**ACTIVITY**
Retype, word for word, every line from the one holding "An event team" through the one holding "are enough crews)." in the entries below, both included, and only those lines.

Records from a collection
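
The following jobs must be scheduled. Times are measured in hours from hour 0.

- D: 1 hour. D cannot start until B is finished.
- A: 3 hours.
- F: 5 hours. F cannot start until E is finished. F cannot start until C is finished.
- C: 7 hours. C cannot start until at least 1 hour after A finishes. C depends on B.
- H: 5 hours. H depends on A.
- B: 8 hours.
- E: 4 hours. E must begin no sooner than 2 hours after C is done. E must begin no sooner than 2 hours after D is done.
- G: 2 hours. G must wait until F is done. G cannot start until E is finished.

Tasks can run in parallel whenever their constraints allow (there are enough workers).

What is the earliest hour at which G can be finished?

28

Nothing blocks B, so it runs from hour 0 to hour 8.
D waits on B (finishes hour 8), so it starts at hour 8 and finishes at 8 + 1 = hour 9.
Nothing blocks A, so it runs from hour 0 to hour 3.
C cannot start until A (finishes hour 3, plus 1-hour gap → hour 4); B (finishes hour 8). The controlling bound is hour 8, so C finishes at 8 + 7 = hour 15.
For E: C (finishes hour 15, plus 2-hour gap → hour 17); D (finishes hour 9, plus 2-hour gap → hour 11). Taking the maximum gives a start of hour 17, and it finishes at 17 + 4 = hour 21.
F needs all of E (finishes hour 21); C (finishes hour 15). That puts its earliest start at hour 21; it finishes at 21 + 5 = hour 26.
G cannot start until F (finishes hour 26); E (finishes hour 21). The controlling bound is hour 26, so G finishes at 26 + 2 = hour 28.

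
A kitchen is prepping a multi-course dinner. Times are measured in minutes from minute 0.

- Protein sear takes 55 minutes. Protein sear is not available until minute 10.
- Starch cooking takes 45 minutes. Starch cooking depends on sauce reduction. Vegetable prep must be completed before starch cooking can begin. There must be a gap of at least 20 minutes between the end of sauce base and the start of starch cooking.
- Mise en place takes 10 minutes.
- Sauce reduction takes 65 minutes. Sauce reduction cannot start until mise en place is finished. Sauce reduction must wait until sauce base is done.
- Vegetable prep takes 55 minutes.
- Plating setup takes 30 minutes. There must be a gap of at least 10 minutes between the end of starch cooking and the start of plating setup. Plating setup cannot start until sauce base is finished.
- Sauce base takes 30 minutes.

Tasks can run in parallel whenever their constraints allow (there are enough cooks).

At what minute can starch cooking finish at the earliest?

140

Vegetable prep can start immediately at minute 0; it finishes at minute 55.
Sauce base has no prerequisites, so it starts at minute 0 and finishes at minute 30.
Nothing blocks mise en place, so it runs from minute 0 to minute 10.
Sauce reduction has to wait for mise en place (finishes minute 10); sauce base (finishes minute 30). The latest of these is minute 30, so sauce reduction runs minute 30 to 30 + 65 = minute 95.
Starch cooking needs all of sauce reduction (finishes minute 95); vegetable prep (finishes minute 55); sauce base (finishes minute 30, plus 20-minute gap → minute 50). That puts its earliest start at minute 95; it finishes at 95 + 45 = minute 140.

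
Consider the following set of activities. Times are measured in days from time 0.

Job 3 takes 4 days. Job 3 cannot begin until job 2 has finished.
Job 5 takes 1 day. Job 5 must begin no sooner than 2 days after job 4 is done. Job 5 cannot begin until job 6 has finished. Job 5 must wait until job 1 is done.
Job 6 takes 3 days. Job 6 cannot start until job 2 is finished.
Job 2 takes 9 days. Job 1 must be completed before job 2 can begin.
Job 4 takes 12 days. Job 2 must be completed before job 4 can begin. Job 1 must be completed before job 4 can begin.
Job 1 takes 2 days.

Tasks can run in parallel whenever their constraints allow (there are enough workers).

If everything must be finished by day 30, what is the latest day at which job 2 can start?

6

Job 3 must finish by day 30; it takes 4 days, so it must start by 30 − 4 = day 26.
Job 5 has no dependents, so it just needs to finish by day 30. Starting by 30 − 1 = day 29 achieves that.
Job 4 feeds into job 5 (must start by day 29, minus 2-day gap → day 27); so job 4 must finish by day 27 and therefore start by day 15.
Job 6 must finish before job 5 (must start by day 29). With a 3-day duration, job 6 must start by 29 − 3 = day 26.
Job 2 feeds job 3 (must start by day 26); job 4 (must start by day 15); job 6 (must start by day 26). Taking the minimum, job 2 must finish by day 15 and start by 15 − 9 = day 6.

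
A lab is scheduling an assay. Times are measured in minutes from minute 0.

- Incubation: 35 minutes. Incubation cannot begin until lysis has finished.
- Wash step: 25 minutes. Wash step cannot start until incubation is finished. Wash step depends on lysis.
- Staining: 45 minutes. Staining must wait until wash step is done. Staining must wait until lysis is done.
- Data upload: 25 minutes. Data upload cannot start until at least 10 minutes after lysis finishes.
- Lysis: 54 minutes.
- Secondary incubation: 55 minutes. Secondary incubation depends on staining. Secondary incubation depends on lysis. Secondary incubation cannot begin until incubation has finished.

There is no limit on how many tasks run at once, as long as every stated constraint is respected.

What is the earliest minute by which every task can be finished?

214

Lysis has no prerequisites, so it starts at minute 0 and finishes at minute 54.
Data upload waits on lysis (finishes minute 54, plus 10-minute gap → minute 64), so it starts at minute 64 and finishes at 64 + 25 = minute 89.
Incubation cannot begin until lysis (finishes minute 54). It runs from minute 54 to 54 + 35 = minute 89.
Wash step needs all of incubation (finishes minute 89); lysis (finishes minute 54). That puts its earliest start at minute 89; it finishes at 89 + 25 = minute 114.
Staining cannot start until wash step (finishes minute 114); lysis (finishes minute 54). The controlling bound is minute 114, so staining finishes at 114 + 45 = minute 159.
For secondary incubation: staining (finishes minute 159); lysis (finishes minute 54); incubation (finishes minute 89). Taking the maximum gives a start of minute 159, and it finishes at 159 + 55 = minute 214.
All tasks are finished once the last one completes. Finish times: Lysis at 54, Incubation at 89, Wash step at 114, Staining at 159, Secondary incubation at 214, Data upload at 89. The latest is minute 214.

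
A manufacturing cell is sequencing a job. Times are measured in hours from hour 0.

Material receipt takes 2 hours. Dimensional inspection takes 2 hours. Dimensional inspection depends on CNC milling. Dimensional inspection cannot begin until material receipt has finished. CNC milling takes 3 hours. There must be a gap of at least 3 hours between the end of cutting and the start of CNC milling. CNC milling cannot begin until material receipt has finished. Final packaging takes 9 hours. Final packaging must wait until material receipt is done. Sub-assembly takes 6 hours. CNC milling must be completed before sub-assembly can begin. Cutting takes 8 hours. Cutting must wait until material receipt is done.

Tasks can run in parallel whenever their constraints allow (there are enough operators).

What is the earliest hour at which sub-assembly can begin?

16

Material receipt can start immediately at hour 0; it finishes at hour 2.
Cutting cannot begin until material receipt (finishes hour 2). It runs from hour 2 to 2 + 8 = hour 10.
CNC milling cannot start until cutting (finishes hour 10, plus 3-hour gap → hour 13); material receipt (finishes hour 2). The controlling bound is hour 13, so CNC milling finishes at 13 + 3 = hour 16.
Sub-assembly waits on CNC milling (finishes hour 16), so the earliest it can start is hour 16.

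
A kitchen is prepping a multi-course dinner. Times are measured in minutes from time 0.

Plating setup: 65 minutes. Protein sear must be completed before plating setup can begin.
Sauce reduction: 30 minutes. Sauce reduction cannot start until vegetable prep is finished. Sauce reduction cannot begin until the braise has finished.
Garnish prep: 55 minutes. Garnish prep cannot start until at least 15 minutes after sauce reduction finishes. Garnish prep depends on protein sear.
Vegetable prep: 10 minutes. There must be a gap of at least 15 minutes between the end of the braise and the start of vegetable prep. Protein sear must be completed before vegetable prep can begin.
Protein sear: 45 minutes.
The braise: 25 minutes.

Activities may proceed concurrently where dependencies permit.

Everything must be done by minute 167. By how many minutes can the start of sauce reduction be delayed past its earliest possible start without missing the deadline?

Protein sear has no prerequisites, so it starts at minute 0 and finishes at minute 45.
The braise can start immediately at minute 0; it finishes at minute 25.
For vegetable prep: the braise (finishes minute 25, plus 15-minute gap → minute 40); protein sear (finishes minute 45). Taking the maximum gives a start of minute 45, and it finishes at 45 + 10 = minute 55.
Sauce reduction has to wait for vegetable prep (finishes minute 55); the braise (finishes minute 25). The latest of these is minute 55, so sauce reduction runs minute 55 to 55 + 30 = minute 85.

Working backward from the deadline:
Nothing follows garnish prep; the deadline of minute 167 is its only limit. It must start by 167 − 55 = minute 112.
Since garnish prep (must start by minute 112, minus 15-minute gap → minute 97) depends on it, sauce reduction must finish by minute 97. Backing off its 30-minute duration gives a latest start of minute 67.
So sauce reduction can start as early as minute 55 and as late as minute 67, giving 67 − 55 = 12 minutes of slack.

12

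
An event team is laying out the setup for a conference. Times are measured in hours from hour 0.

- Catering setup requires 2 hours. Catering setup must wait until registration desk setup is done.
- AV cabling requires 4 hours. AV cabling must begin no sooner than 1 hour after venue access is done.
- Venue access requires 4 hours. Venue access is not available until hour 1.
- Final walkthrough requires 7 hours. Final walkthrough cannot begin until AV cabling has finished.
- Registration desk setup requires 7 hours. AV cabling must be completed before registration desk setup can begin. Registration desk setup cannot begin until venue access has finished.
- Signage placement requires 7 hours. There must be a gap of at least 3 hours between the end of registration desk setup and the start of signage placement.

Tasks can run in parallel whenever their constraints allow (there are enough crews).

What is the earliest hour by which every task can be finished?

After its own release at hour 1, venue access can start at hour 1 and finishes at hour 5.
After venue access (finishes hour 5, plus 1-hour gap → hour 6), AV cabling can start at hour 6 and finishes at hour 10.
Final walkthrough waits on AV cabling (finishes hour 10), so it starts at hour 10 and finishes at 10 + 7 = hour 17.
Registration desk setup has to wait for AV cabling (finishes hour 10); venue access (finishes hour 5). The latest of these is hour 10, so registration desk setup runs hour 10 to 10 + 7 = hour 17.
Catering setup waits on registration desk setup (finishes hour 17), so it starts at hour 17 and finishes at 17 + 2 = hour 19.
Signage placement waits on registration desk setup (finishes hour 17, plus 3-hour gap → hour 20), so it starts at hour 20 and finishes at 20 + 7 = hour 27.
All tasks are finished once the last one completes. Finish times: Venue access at 5, AV cabling at 10, Registration desk setup at 17, Signage placement at 27, Catering setup at 19, Final walkthrough at 17. The latest is hour 27.

27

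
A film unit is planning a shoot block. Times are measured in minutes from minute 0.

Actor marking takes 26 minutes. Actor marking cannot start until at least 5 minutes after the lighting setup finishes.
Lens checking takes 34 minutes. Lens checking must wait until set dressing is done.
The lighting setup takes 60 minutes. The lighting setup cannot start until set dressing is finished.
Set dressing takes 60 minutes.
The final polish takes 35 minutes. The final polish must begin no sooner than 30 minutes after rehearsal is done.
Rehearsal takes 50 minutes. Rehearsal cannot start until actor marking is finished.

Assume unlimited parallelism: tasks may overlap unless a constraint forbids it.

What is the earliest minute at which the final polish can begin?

Set dressing can start immediately at minute 0; it finishes at minute 60.
After set dressing (finishes minute 60), the lighting setup can start at minute 60 and finishes at minute 120.
Actor marking waits on the lighting setup (finishes minute 120, plus 5-minute gap → minute 125), so it starts at minute 125 and finishes at 125 + 26 = minute 151.
Rehearsal cannot begin until actor marking (finishes minute 151). It runs from minute 151 to 151 + 50 = minute 201.
The final polish waits on rehearsal (finishes minute 201, plus 30-minute gap → minute 231), so the earliest it can start is minute 231.

231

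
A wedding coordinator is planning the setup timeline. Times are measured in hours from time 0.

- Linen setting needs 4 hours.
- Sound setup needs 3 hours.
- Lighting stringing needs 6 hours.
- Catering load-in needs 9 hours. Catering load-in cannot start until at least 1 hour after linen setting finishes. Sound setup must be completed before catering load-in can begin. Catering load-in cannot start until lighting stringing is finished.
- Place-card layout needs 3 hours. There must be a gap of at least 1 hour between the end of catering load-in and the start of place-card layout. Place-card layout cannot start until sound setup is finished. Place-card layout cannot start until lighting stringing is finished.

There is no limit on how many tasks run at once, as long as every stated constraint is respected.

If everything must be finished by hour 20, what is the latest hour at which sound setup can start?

4

Place-card layout has no dependents, so it just needs to finish by hour 20. Starting by 20 − 3 = hour 17 achieves that.
Since place-card layout (must start by hour 17, minus 1-hour gap → hour 16) depends on it, catering load-in must finish by hour 16. Backing off its 9-hour duration gives a latest start of hour 7.
For sound setup: catering load-in (must start by hour 7); place-card layout (must start by hour 17). The most restrictive is hour 7; with a 3-hour duration, sound setup must start by hour 4.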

**RESULT**
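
An event team is laying out the setup for a conference. Times are measured in hours from hour 0.

- Catering setup requires 2 hours. Catering setup must wait until registration desk setup is done.
- AV cabling requires 4 hours. AV cabling must begin no sooner than 1 hour after venue access is done.
- Venue access requires 4 hours. Venue access is not available until hour 1.
- Final walkthrough requires 7 hours. Final walkthrough cannot begin until AV cabling has finished.
- Registration desk setup requires 7 hours. AV cabling must be completed before registration desk setup can begin. Registration desk setup cannot begin until venue access has finished.
- Signage placement requires 7 hours. There must be a gap of at least 3 hours between the end of registration desk setup and the start of signage placement.

Tasks can run in parallel whenever their constraints allow (there are enough crews).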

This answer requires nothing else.